(Your objective): Please return all of the records that follow, exactly as written.

..............................

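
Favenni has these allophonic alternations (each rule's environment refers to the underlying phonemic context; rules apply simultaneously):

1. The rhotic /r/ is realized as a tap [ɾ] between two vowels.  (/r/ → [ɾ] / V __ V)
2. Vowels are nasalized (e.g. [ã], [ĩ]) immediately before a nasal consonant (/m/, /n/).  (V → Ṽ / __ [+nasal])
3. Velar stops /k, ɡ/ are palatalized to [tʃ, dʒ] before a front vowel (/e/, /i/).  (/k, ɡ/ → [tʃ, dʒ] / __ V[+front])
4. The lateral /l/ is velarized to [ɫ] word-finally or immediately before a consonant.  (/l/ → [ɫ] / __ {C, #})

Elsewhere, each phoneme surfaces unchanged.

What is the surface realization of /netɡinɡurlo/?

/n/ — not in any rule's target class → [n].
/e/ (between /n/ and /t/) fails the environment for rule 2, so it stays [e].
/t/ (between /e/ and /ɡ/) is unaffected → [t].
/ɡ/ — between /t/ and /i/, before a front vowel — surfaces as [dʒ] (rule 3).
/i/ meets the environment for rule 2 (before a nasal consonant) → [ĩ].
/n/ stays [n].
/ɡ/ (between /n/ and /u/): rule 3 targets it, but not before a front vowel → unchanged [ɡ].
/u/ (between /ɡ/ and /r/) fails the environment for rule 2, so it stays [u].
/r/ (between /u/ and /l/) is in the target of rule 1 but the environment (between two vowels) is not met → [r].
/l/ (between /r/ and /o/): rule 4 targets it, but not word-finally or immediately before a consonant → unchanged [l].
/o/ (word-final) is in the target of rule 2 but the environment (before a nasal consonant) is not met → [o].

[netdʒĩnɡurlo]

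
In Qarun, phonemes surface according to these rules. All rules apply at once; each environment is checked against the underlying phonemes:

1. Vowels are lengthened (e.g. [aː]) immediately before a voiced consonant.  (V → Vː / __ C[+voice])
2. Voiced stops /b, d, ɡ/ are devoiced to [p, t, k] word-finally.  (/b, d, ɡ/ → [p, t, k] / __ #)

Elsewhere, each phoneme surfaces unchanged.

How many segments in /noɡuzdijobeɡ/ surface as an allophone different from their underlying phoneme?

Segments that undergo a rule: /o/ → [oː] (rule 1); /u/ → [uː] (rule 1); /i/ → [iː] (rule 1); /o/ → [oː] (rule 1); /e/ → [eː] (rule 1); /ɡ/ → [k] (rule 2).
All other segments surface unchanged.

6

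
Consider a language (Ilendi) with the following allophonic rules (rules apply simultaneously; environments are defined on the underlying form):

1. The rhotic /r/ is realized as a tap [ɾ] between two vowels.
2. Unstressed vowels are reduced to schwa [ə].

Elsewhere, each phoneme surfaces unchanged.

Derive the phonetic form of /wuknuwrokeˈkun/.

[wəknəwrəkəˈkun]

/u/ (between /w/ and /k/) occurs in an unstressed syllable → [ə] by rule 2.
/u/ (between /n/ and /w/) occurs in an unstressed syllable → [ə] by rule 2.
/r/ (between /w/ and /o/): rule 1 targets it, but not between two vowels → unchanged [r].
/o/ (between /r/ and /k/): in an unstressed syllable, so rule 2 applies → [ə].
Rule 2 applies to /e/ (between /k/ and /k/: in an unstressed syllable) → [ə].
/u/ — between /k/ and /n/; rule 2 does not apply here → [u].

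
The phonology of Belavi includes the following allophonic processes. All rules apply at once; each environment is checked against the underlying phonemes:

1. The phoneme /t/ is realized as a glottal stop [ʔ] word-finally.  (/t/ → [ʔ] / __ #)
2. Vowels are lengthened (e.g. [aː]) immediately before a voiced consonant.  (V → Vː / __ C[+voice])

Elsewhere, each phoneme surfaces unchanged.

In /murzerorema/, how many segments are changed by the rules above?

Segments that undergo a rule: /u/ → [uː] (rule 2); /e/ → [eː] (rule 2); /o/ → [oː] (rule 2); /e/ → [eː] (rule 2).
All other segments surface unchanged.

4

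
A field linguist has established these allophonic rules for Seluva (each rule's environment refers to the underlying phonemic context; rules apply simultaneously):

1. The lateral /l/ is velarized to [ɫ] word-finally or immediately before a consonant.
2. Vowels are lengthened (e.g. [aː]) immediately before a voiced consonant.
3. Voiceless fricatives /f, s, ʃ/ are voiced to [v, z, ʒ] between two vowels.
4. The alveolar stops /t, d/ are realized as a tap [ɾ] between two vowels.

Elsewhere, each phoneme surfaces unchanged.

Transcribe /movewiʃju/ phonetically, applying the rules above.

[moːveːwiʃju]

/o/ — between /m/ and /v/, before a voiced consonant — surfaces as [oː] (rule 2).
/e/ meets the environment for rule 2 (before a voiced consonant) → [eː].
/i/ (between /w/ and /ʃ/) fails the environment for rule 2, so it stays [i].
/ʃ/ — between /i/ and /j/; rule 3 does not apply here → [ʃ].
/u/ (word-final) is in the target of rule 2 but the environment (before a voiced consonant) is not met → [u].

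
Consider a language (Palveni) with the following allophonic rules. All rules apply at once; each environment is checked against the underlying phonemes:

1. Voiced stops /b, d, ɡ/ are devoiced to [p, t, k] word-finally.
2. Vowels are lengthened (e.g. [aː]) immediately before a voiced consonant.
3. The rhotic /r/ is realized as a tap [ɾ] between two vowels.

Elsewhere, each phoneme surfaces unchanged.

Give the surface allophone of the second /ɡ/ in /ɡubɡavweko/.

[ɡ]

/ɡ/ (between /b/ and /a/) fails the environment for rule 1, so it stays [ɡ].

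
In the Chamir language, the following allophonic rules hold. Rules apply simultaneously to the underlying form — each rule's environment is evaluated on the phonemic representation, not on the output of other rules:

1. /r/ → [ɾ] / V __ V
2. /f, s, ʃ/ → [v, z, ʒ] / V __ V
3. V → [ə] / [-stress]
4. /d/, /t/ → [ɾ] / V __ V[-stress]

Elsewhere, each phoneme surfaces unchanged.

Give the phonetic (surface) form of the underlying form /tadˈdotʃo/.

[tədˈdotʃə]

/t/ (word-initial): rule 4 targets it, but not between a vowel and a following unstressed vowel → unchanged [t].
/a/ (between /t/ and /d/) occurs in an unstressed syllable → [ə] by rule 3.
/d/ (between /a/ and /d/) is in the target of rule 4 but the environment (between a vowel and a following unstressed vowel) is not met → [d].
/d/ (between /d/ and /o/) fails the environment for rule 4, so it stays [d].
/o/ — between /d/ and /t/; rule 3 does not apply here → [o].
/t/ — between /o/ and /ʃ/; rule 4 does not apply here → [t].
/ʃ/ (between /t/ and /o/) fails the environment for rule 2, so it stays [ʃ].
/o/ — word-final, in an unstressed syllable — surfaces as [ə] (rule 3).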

..............................

(Written solution):
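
Favenni has these allophonic alternations (each rule's environment refers to the underlying phonemic context; rules apply simultaneously):

1. The rhotic /r/ is realized as a tap [ɾ] between two vowels.  (/r/ → [ɾ] / V __ V)
2. Vowels are nasalized (e.g. [ã], [ĩ]) immediately before a nasal consonant (/m/, /n/).  (V → Ṽ / __ [+nasal])
3. Velar stops /k, ɡ/ are palatalized to [tʃ, dʒ] before a front vowel (/e/, /i/).  (/k, ɡ/ → [tʃ, dʒ] / __ V[+front])
4. The lateral /l/ is velarized to [ɫ] word-finally or immediately before a consonant.  (/l/ → [ɫ] / __ {C, #})

Elsewhere, each phoneme surfaces unchanged.

What is the surface realization of /netɡinɡurlo/?

/n/ — not in any rule's target class → [n].
/e/ (between /n/ and /t/) fails the environment for rule 2, so it stays [e].
/t/ (between /e/ and /ɡ/) is unaffected → [t].
/ɡ/ — between /t/ and /i/, before a front vowel — surfaces as [dʒ] (rule 3).
/i/ meets the environment for rule 2 (before a nasal consonant) → [ĩ].
/n/ stays [n].
/ɡ/ (between /n/ and /u/): rule 3 targets it, but not before a front vowel → unchanged [ɡ].
/u/ (between /ɡ/ and /r/) fails the environment for rule 2, so it stays [u].
/r/ (between /u/ and /l/) is in the target of rule 1 but the environment (between two vowels) is not met → [r].
/l/ (between /r/ and /o/): rule 4 targets it, but not word-finally or immediately before a consonant → unchanged [l].
/o/ (word-final) is in the target of rule 2 but the environment (before a nasal consonant) is not met → [o].

[netdʒĩnɡurlo]

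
In Qarun, phonemes surface according to these rules. All rules apply at once; each environment is checked against the underlying phonemes:

1. Vowels are lengthened (e.g. [aː]) immediately before a voiced consonant.  (V → Vː / __ C[+voice])
2. Voiced stops /b, d, ɡ/ are devoiced to [p, t, k] word-finally.  (/b, d, ɡ/ → [p, t, k] / __ #)

Elsewhere, each phoneme surfaces unchanged.

How many segments in /noɡuzdijobeɡ/ surface as an allophone different from their underlying phoneme?

Segments that undergo a rule: /o/ → [oː] (rule 1); /u/ → [uː] (rule 1); /i/ → [iː] (rule 1); /o/ → [oː] (rule 1); /e/ → [eː] (rule 1); /ɡ/ → [k] (rule 2).
All other segments surface unchanged.

6

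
Consider a language (Ilendi) with the following allophonic rules (rules apply simultaneously; environments are defined on the underlying form):

1. The rhotic /r/ is realized as a tap [ɾ] between two vowels.
2. Unstressed vowels are reduced to schwa [ə].

Elsewhere, each phoneme surfaces unchanged.

Derive the phonetic form of /wuknuwrokeˈkun/.

[wəknəwrəkəˈkun]

/u/ (between /w/ and /k/) occurs in an unstressed syllable → [ə] by rule 2.
/u/ (between /n/ and /w/) occurs in an unstressed syllable → [ə] by rule 2.
/r/ (between /w/ and /o/): rule 1 targets it, but not between two vowels → unchanged [r].
/o/ (between /r/ and /k/): in an unstressed syllable, so rule 2 applies → [ə].
Rule 2 applies to /e/ (between /k/ and /k/: in an unstressed syllable) → [ə].
/u/ — between /k/ and /n/; rule 2 does not apply here → [u].

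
The phonology of Belavi includes the following allophonic processes. All rules apply at once; each environment is checked against the underlying phonemes:

1. The phoneme /t/ is realized as a glottal stop [ʔ] word-finally.  (/t/ → [ʔ] / __ #)
2. Vowels are lengthened (e.g. [aː]) immediately before a voiced consonant.  (V → Vː / __ C[+voice])

Elsewhere, each phoneme surfaces unchanged.

In /murzerorema/, how many segments are changed by the rules above?

Segments that undergo a rule: /u/ → [uː] (rule 2); /e/ → [eː] (rule 2); /o/ → [oː] (rule 2); /e/ → [eː] (rule 2).
All other segments surface unchanged.

4

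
A field linguist has established these allophonic rules for Seluva (each rule's environment refers to the underlying phonemic context; rules apply simultaneously):

1. The lateral /l/ is velarized to [ɫ] word-finally or immediately before a consonant.
2. Vowels are lengthened (e.g. [aː]) immediately before a voiced consonant.
3. Voiceless fricatives /f, s, ʃ/ are voiced to [v, z, ʒ] between two vowels.
4. The alveolar stops /t, d/ are realized as a tap [ɾ] between two vowels.

Elsewhere, each phoneme surfaces unchanged.

Transcribe /movewiʃju/ phonetically, applying the rules above.

[moːveːwiʃju]

/o/ — between /m/ and /v/, before a voiced consonant — surfaces as [oː] (rule 2).
/e/ meets the environment for rule 2 (before a voiced consonant) → [eː].
/i/ (between /w/ and /ʃ/) fails the environment for rule 2, so it stays [i].
/ʃ/ — between /i/ and /j/; rule 3 does not apply here → [ʃ].
/u/ (word-final) is in the target of rule 2 but the environment (before a voiced consonant) is not met → [u].

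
Consider a language (Palveni) with the following allophonic rules. All rules apply at once; each environment is checked against the underlying phonemes:

1. Voiced stops /b, d, ɡ/ are devoiced to [p, t, k] word-finally.
2. Vowels are lengthened (e.g. [aː]) immediately before a voiced consonant.
3. The rhotic /r/ is realized as a tap [ɾ] between two vowels.

Elsewhere, each phoneme surfaces unchanged.

Give the surface allophone of the second /ɡ/ in /ɡubɡavweko/.

[ɡ]

/ɡ/ (between /b/ and /a/) fails the environment for rule 1, so it stays [ɡ].

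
In the Chamir language, the following allophonic rules hold. Rules apply simultaneously to the underlying form — each rule's environment is evaluated on the phonemic representation, not on the output of other rules:

1. /r/ → [ɾ] / V __ V
2. /f, s, ʃ/ → [v, z, ʒ] / V __ V
3. V → [ə] / [-stress]
4. /d/, /t/ → [ɾ] / V __ V[-stress]

Elsewhere, each phoneme surfaces unchanged.

Give the phonetic (surface) form of the underlying form /tadˈdotʃo/.

[tədˈdotʃə]

/t/ (word-initial): rule 4 targets it, but not between a vowel and a following unstressed vowel → unchanged [t].
/a/ (between /t/ and /d/) occurs in an unstressed syllable → [ə] by rule 3.
/d/ (between /a/ and /d/) is in the target of rule 4 but the environment (between a vowel and a following unstressed vowel) is not met → [d].
/d/ (between /d/ and /o/) fails the environment for rule 4, so it stays [d].
/o/ — between /d/ and /t/; rule 3 does not apply here → [o].
/t/ — between /o/ and /ʃ/; rule 4 does not apply here → [t].
/ʃ/ (between /t/ and /o/) fails the environment for rule 2, so it stays [ʃ].
/o/ — word-final, in an unstressed syllable — surfaces as [ə] (rule 3).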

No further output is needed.